▶ THE PROBLEM:
Reproduce verbatim the line where "Which team has" occurs, along with all following lines down to the last line of the data.

□ □ □ □ □ □ □

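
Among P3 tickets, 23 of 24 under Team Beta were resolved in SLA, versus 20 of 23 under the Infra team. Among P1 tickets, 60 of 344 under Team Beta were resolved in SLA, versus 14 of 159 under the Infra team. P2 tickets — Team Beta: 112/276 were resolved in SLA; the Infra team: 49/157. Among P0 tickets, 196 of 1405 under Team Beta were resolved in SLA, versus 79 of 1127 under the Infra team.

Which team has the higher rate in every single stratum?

Team Beta

P3: Team Beta 23/24 = 95.8%, the Infra team 20/23 = 87.0% → Team Beta
P1: Team Beta 60/344 = 17.4%, the Infra team 14/159 = 8.8% → Team Beta
P2: Team Beta 112/276 = 40.6%, the Infra team 49/157 = 31.2% → Team Beta
P0: Team Beta 196/1405 = 14.0%, the Infra team 79/1127 = 7.0% → Team Beta
Team Beta has the higher rate in all 4 groups.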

□ □ □ □ □ □ □

▶ RESPONSE TO THIS TASK:
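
Which team has the higher rate in every single stratum?

Team Beta

P3: Team Beta 23/24 = 95.8%, the Infra team 20/23 = 87.0% → Team Beta
P1: Team Beta 60/344 = 17.4%, the Infra team 14/159 = 8.8% → Team Beta
P2: Team Beta 112/276 = 40.6%, the Infra team 49/157 = 31.2% → Team Beta
P0: Team Beta 196/1405 = 14.0%, the Infra team 79/1127 = 7.0% → Team Beta
Team Beta has the higher rate in all 4 groups.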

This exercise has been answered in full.